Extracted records
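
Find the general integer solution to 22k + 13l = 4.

Step 1: Compute gcd(22, 13) = 1.
Since 1 divides 4, solutions exist.

Step 2: Find a particular solution using extended Euclidean algorithm.
We get k₀ = 12, l₀ = -20.
Check: 22*12 + 13*-20 = 4 = 4 ✓

Step 3: Write the general solution.
k = 12 + (13/1)t = 12 + 13t
l = -20 - (22/1)t = -20 - 22t
for any integer t.

k = 12 + 13t, l = -20 - 22t for integer t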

## WHAT THE EXERCISE ASKS
Write out a word-for-word copy of every entry above.

## TASK ANSWER
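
Find the general integer solution to 22k + 13l = 4.

Step 1: Compute gcd(22, 13) = 1.
Since 1 divides 4, solutions exist.

Step 2: Find a particular solution using extended Euclidean algorithm.
We get k₀ = 12, l₀ = -20.
Check: 22*12 + 13*-20 = 4 = 4 ✓

Step 3: Write the general solution.
k = 12 + (13/1)t = 12 + 13t
l = -20 - (22/1)t = -20 - 22t
for any integer t.

k = 12 + 13t, l = -20 - 22t for integer t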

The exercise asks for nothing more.